---------- RECORDED DATA ----------
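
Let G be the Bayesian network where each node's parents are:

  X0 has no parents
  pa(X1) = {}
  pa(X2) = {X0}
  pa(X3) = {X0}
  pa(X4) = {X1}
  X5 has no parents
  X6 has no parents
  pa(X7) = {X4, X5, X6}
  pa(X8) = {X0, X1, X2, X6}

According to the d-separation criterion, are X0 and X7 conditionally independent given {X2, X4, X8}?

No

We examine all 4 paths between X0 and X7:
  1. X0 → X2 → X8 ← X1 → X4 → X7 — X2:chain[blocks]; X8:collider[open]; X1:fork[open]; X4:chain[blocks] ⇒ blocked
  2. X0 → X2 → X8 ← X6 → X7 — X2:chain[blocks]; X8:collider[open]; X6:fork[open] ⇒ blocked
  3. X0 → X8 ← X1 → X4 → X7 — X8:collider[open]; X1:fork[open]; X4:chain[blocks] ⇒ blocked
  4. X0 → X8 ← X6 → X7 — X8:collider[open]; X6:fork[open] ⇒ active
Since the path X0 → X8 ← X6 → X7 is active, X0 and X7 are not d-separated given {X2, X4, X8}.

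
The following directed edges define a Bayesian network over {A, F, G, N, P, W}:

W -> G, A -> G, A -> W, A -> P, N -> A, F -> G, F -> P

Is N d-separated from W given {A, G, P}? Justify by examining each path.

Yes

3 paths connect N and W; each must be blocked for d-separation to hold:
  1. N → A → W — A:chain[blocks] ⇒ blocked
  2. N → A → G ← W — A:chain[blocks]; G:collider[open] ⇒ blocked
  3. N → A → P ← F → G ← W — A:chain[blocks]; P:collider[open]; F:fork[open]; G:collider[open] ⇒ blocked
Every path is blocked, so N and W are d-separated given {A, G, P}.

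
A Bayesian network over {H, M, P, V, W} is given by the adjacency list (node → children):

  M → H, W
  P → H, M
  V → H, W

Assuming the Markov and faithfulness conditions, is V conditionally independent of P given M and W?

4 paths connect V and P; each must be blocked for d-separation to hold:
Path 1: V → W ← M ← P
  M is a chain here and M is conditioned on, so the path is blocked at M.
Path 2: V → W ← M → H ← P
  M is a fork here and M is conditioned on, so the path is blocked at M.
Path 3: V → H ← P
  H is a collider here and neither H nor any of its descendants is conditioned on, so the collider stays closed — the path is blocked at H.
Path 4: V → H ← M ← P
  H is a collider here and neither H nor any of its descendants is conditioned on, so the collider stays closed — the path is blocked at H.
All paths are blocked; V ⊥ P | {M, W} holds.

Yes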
----------
#### WORK TO BE COMPLETED
Return every line from the entries that holds the string "node".

#### RESPONSE TO THIS EXERCISE
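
Let G be the Bayesian network where each node's parents are:
A Bayesian network over {H, M, P, V, W} is given by the adjacency list (node → children):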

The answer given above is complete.